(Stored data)
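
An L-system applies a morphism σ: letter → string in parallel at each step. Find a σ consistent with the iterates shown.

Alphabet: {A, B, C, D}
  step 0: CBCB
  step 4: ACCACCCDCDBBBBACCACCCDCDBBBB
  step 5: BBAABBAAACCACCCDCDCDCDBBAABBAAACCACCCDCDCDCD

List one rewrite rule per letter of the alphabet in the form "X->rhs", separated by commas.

A->BB, B->CD, C->A, D->CC

  step 4 ⇒ step 5: ACCACCCDCDBBBBACCACCCDCDBBBB ⇒ BB·A·A·BB·A·A·A·CC·A·CC·CD·CD·CD·CD·BB·A·A·BB·A·A·A·CC·A·CC·CD·CD·CD·CD
    A ↦ BB
    B ↦ CD
    C ↦ A
    D ↦ CC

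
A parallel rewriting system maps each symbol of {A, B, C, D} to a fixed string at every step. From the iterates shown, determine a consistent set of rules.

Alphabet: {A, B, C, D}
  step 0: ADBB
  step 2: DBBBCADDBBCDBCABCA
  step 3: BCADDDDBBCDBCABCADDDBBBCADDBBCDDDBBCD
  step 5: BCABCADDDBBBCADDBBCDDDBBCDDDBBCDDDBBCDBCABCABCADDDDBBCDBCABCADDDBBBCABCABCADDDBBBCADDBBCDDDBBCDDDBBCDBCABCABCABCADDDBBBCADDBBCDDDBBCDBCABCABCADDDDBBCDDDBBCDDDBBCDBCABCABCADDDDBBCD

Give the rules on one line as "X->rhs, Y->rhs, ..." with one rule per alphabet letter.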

**Action item:** Each and every entry needs to be repeated exactly.

**Response below:**
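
An L-system applies a morphism σ: letter → string in parallel at each step. Find a σ consistent with the iterates shown.

Alphabet: {A, B, C, D}
  step 0: CBCB
  step 4: ACCACCCDCDBBBBACCACCCDCDBBBB
  step 5: BBAABBAAACCACCCDCDCDCDBBAABBAAACCACCCDCDCDCD

List one rewrite rule per letter of the alphabet in the form "X->rhs", separated by commas.

A->BB, B->CD, C->A, D->CC

  step 4 ⇒ step 5: ACCACCCDCDBBBBACCACCCDCDBBBB ⇒ BB·A·A·BB·A·A·A·CC·A·CC·CD·CD·CD·CD·BB·A·A·BB·A·A·A·CC·A·CC·CD·CD·CD·CD
    A ↦ BB
    B ↦ CD
    C ↦ A
    D ↦ CC

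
A parallel rewriting system maps each symbol of {A, B, C, D} to a fixed string at every step. From the iterates shown, determine a consistent set of rules.

Alphabet: {A, B, C, D}
  step 0: ADBB
  step 2: DBBBCADDBBCDBCABCA
  step 3: BCADDDDBBCDBCABCADDDBBBCADDBBCDDDBBCD
  step 5: BCABCADDDBBBCADDBBCDDDBBCDDDBBCDDDBBCDBCABCABCADDDDBBCDBCABCADDDBBBCABCABCADDDBBBCADDBBCDDDBBCDDDBBCDBCABCABCABCADDDBBBCADDBBCDDDBBCDBCABCABCADDDDBBCDDDBBCDDDBBCDBCABCABCADDDDBBCD

Give the rules on one line as "X->rhs, Y->rhs, ..." with one rule per alphabet letter.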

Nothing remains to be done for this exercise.